> _TASK GOAL_:
Give back only the lines in the records below from the one with "The ocean mixed layer (mixed-layer depth 126" to the one with "Over 10.65 weeks, the", both inclusive, word for word.

Stored data entries
____________
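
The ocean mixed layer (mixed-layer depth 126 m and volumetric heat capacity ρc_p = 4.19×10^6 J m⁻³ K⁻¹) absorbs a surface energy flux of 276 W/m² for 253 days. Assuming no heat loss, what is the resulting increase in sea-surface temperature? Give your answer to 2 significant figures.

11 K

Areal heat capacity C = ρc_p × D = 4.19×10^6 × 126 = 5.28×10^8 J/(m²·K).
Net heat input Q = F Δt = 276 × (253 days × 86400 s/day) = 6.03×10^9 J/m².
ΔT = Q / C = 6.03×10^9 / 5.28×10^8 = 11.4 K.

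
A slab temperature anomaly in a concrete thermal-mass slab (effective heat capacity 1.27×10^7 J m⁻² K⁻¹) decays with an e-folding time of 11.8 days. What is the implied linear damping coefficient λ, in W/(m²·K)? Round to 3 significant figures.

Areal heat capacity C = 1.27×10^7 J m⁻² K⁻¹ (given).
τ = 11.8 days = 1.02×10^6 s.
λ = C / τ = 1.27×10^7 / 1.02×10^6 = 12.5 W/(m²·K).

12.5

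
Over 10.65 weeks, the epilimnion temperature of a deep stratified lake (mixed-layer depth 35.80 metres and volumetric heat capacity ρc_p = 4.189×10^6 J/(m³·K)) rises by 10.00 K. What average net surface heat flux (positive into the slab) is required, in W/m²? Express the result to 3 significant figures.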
____________
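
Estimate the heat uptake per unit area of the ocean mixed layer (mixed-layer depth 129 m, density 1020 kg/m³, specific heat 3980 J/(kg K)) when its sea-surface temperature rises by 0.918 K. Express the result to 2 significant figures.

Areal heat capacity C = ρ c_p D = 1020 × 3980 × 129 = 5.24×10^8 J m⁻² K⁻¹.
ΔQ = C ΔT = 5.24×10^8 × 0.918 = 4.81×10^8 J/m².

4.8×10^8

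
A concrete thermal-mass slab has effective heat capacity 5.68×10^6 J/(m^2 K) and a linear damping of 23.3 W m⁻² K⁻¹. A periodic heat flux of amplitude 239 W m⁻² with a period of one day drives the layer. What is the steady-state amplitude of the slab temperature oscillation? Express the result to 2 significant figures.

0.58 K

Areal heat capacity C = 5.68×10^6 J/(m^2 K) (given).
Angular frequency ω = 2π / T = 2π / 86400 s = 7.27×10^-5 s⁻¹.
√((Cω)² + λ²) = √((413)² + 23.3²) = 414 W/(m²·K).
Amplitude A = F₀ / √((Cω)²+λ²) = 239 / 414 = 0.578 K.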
____________
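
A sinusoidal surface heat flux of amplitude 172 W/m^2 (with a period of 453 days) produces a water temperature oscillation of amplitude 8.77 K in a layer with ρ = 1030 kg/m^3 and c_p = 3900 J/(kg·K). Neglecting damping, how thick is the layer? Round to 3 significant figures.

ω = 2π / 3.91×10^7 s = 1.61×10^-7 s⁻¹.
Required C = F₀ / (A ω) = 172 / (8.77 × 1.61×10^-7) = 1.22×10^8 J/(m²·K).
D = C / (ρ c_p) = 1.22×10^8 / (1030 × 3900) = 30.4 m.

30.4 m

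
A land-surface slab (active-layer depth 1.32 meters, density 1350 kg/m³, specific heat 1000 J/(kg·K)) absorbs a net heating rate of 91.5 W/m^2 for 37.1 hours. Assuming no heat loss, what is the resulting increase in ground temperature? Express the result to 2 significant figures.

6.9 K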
____________
> _RESPONSE BELOW_:
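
The ocean mixed layer (mixed-layer depth 126 m and volumetric heat capacity ρc_p = 4.19×10^6 J m⁻³ K⁻¹) absorbs a surface energy flux of 276 W/m² for 253 days. Assuming no heat loss, what is the resulting increase in sea-surface temperature? Give your answer to 2 significant figures.

11 K

Areal heat capacity C = ρc_p × D = 4.19×10^6 × 126 = 5.28×10^8 J/(m²·K).
Net heat input Q = F Δt = 276 × (253 days × 86400 s/day) = 6.03×10^9 J/m².
ΔT = Q / C = 6.03×10^9 / 5.28×10^8 = 11.4 K.

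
A slab temperature anomaly in a concrete thermal-mass slab (effective heat capacity 1.27×10^7 J m⁻² K⁻¹) decays with an e-folding time of 11.8 days. What is the implied linear damping coefficient λ, in W/(m²·K)? Round to 3 significant figures.

Areal heat capacity C = 1.27×10^7 J m⁻² K⁻¹ (given).
τ = 11.8 days = 1.02×10^6 s.
λ = C / τ = 1.27×10^7 / 1.02×10^6 = 12.5 W/(m²·K).

12.5

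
Over 10.65 weeks, the epilimnion temperature of a deep stratified lake (mixed-layer depth 35.80 metres and volumetric heat capacity ρc_p = 4.189×10^6 J/(m³·K)) rises by 10.00 K. What average net surface heat flux (positive into the slab) is required, in W/m²? Express the result to 3 significant figures.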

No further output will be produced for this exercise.